GIVEN ENTRIES →
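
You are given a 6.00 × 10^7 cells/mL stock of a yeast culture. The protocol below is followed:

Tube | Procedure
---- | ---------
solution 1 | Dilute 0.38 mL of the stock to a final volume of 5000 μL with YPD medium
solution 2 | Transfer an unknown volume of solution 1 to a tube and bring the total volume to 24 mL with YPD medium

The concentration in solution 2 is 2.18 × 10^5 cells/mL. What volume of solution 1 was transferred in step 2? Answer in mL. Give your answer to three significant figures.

1.15 mL

Step 1: 0.38 mL brought to 5000 μL → factor 5/0.38 = 13.158
Step 2: v brought to 24 mL → factor = 24 mL/v
Product of known-step factors = 13.158
Overall factor = 6.00 × 10^7 cells/mL / (2.18 × 10^5 cells/mL) = 275.23
Step-2 factor = 275.23 / 13.158 = 20.917
v = 24 mL / 20.917 = 1.15 mL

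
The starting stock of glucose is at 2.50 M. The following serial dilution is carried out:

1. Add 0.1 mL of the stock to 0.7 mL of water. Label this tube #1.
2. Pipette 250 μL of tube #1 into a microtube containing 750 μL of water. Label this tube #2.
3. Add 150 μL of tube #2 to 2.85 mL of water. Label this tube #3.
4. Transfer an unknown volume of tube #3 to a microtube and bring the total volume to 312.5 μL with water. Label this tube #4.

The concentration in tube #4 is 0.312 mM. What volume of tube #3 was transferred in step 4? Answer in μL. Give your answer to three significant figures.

25.0 μL

Step 1: 0.1 mL + 0.7 mL = 0.8 mL total → factor 0.8/0.1 = 8
Step 2: 250 μL + 750 μL = 1000 μL total → factor 1000/250 = 4
Step 3: 150 μL + 2.85 mL = 3000 μL total → factor 3000/150 = 20
Step 4: v brought to 312.5 μL → factor = 312.5 μL/v
Product of known-step factors = 640
Overall factor = 2.50 M / (0.312 mM) = 8012.8
Step-4 factor = 8012.8 / 640 = 12.52
v = 312.5 μL / 12.52 = 25.0 μL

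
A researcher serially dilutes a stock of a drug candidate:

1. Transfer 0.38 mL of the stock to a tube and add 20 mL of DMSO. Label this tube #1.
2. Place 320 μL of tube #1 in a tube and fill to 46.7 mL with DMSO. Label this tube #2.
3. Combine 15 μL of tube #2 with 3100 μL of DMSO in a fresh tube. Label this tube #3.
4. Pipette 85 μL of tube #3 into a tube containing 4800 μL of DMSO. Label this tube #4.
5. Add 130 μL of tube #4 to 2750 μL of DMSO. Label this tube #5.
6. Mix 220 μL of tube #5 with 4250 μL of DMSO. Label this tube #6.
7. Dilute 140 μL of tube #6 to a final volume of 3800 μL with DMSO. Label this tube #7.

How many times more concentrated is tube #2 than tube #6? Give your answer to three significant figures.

5.37 × 10^6

Step 1: 0.38 mL + 20 mL = 20.38 mL total → factor 20.38/0.38 = 53.632
Step 2: 320 μL brought to 46.7 mL → factor 46700/320 = 145.94
Step 3: 15 μL + 3100 μL = 3115 μL total → factor 3115/15 = 207.67
Step 4: 85 μL + 4800 μL = 4885 μL total → factor 4885/85 = 57.471
Step 5: 130 μL + 2750 μL = 2880 μL total → factor 2880/130 = 22.154
Step 6: 220 μL + 4250 μL = 4470 μL total → factor 4470/220 = 20.318
Dilution factor to tube #2 = 7826.9; to tube #6 = 4.2047 × 10^10
[tube #2]/[tube #6] = (factor to tube #6)/(factor to tube #2) = 4.2047 × 10^10/7826.9 = 5.37 × 10^6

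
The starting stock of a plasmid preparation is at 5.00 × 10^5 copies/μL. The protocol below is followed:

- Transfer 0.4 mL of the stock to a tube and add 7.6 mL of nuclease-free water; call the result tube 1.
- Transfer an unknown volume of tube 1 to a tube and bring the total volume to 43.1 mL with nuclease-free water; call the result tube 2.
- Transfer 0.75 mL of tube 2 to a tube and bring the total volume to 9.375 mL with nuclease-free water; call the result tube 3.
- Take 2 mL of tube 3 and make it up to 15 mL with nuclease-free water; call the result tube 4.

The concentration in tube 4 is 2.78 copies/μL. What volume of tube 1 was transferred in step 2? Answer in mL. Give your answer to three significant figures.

0.449 mL

Step 1: 0.4 mL + 7.6 mL = 8 mL total → factor 8/0.4 = 20
Step 2: v brought to 43.1 mL → factor = 43.1 mL/v
Step 3: 0.75 mL brought to 9.375 mL → factor 9.375/0.75 = 12.5
Step 4: 2 mL brought to 15 mL → factor 15/2 = 7.5
Product of known-step factors = 1875
Overall factor = 5.00 × 10^5 copies/μL / (2.78 copies/μL) = 1.7986 × 10^5
Step-2 factor = 1.7986 × 10^5 / 1875 = 95.923
v = 43.1 mL / 95.923 = 0.449 mL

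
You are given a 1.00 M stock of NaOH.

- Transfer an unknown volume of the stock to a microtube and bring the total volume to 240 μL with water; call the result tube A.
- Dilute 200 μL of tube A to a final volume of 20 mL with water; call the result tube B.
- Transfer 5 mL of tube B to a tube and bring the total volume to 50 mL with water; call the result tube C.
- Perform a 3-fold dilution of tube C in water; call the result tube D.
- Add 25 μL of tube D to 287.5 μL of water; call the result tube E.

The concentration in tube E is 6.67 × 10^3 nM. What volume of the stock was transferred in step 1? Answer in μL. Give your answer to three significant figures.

60.0 μL

Step 1: v brought to 240 μL → factor = 240 μL/v
Step 2: 200 μL brought to 20 mL → factor 20000/200 = 100
Step 3: 5 mL brought to 50 mL → factor 50/5 = 10
Step 4: 3-fold → factor 3
Step 5: 25 μL + 287.5 μL = 312.5 μL total → factor 312.5/25 = 12.5
Product of known-step factors = 37500
Overall factor = 1.00 M / (6.67 × 10^3 nM) = 1.4993 × 10^5
Step-1 factor = 1.4993 × 10^5 / 37500 = 3.998
v = 240 μL / 3.998 = 60.0 μL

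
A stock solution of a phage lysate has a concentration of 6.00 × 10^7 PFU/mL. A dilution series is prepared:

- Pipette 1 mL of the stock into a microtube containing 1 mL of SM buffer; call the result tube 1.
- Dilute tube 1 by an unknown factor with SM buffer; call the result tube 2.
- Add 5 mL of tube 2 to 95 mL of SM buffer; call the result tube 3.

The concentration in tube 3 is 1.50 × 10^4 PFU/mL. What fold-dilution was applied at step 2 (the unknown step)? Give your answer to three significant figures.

100-fold

Step 1: 1 mL + 1 mL = 2 mL total → factor 2/1 = 2
Step 2: unknown factor x
Step 3: 5 mL + 95 mL = 100 mL total → factor 100/5 = 20
Product of known-step factors = 40
Overall factor = 6.00 × 10^7 PFU/mL / (1.50 × 10^4 PFU/mL) = 4000
x = 4000 / 40 = 100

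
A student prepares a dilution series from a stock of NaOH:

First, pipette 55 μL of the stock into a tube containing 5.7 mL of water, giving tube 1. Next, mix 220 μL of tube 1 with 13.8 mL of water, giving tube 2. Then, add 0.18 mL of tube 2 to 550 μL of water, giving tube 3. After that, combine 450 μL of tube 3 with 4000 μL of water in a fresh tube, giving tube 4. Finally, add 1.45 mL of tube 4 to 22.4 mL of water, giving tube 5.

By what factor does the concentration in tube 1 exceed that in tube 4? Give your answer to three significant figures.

Step 1: 55 μL + 5.7 mL = 5755 μL total → factor 5755/55 = 104.64
Step 2: 220 μL + 13.8 mL = 14020 μL total → factor 14020/220 = 63.727
Step 3: 0.18 mL + 550 μL = 0.73 mL total → factor 0.73/0.18 = 4.0556
Step 4: 450 μL + 4000 μL = 4450 μL total → factor 4450/450 = 9.8889
Dilution factor to tube 1 = 104.64; to tube 4 = 2.6743 × 10^5
[tube 1]/[tube 4] = (factor to tube 4)/(factor to tube 1) = 2.6743 × 10^5/104.64 = 2.56 × 10^3

2.56 × 10^3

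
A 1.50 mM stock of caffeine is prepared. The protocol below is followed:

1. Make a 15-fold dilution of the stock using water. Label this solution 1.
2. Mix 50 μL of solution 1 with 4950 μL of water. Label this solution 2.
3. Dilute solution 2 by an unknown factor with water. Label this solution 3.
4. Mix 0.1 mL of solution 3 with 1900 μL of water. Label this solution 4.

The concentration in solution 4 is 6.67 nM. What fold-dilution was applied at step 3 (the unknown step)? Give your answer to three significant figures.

7.50-fold

Step 1: 15-fold → factor 15
Step 2: 50 μL + 4950 μL = 5000 μL total → factor 5000/50 = 100
Step 3: unknown factor x
Step 4: 0.1 mL + 1900 μL = 2 mL total → factor 2/0.1 = 20
Product of known-step factors = 30000
Overall factor = 1.50 mM / (6.67 nM) = 2.2489 × 10^5
x = 2.2489 × 10^5 / 30000 = 7.50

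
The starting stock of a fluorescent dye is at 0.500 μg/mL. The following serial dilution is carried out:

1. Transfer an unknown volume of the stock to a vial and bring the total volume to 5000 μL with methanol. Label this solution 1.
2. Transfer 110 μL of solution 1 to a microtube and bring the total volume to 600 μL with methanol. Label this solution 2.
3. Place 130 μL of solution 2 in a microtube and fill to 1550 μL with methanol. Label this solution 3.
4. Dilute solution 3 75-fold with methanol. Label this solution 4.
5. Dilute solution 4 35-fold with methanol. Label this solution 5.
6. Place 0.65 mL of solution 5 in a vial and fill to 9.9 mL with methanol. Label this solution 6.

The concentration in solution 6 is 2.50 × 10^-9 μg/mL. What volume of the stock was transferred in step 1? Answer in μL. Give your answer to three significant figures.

Step 1: v brought to 5000 μL → factor = 5000 μL/v
Step 2: 110 μL brought to 600 μL → factor 600/110 = 5.4545
Step 3: 130 μL brought to 1550 μL → factor 1550/130 = 11.923
Step 4: 75-fold → factor 75
Step 5: 35-fold → factor 35
Step 6: 0.65 mL brought to 9.9 mL → factor 9.9/0.65 = 15.231
Product of known-step factors = 2.6001 × 10^6
Overall factor = 0.500 μg/mL / (2.50 × 10^-9 μg/mL) = 2 × 10^8
Step-1 factor = 2 × 10^8 / 2.6001 × 10^6 = 76.919
v = 5000 μL / 76.919 = 65.0 μL

65.0 μL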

DIRECTIONS →
Out of the material above, output word for word the line with "- Transfer 0.75", the line with "- Add 25 μL", and all lines between them, with nothing else.

ANSWER BOX →
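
- Transfer 0.75 mL of tube 2 to a tube and bring the total volume to 9.375 mL with nuclease-free water; call the result tube 3.
- Take 2 mL of tube 3 and make it up to 15 mL with nuclease-free water; call the result tube 4.

The concentration in tube 4 is 2.78 copies/μL. What volume of tube 1 was transferred in step 2? Answer in mL. Give your answer to three significant figures.

0.449 mL

Step 1: 0.4 mL + 7.6 mL = 8 mL total → factor 8/0.4 = 20
Step 2: v brought to 43.1 mL → factor = 43.1 mL/v
Step 3: 0.75 mL brought to 9.375 mL → factor 9.375/0.75 = 12.5
Step 4: 2 mL brought to 15 mL → factor 15/2 = 7.5
Product of known-step factors = 1875
Overall factor = 5.00 × 10^5 copies/μL / (2.78 copies/μL) = 1.7986 × 10^5
Step-2 factor = 1.7986 × 10^5 / 1875 = 95.923
v = 43.1 mL / 95.923 = 0.449 mL

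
You are given a 1.00 M stock of NaOH.

- Transfer an unknown volume of the stock to a microtube and bring the total volume to 240 μL with water; call the result tube A.
- Dilute 200 μL of tube A to a final volume of 20 mL with water; call the result tube B.
- Transfer 5 mL of tube B to a tube and bring the total volume to 50 mL with water; call the result tube C.
- Perform a 3-fold dilution of tube C in water; call the result tube D.
- Add 25 μL of tube D to 287.5 μL of water; call the result tube E.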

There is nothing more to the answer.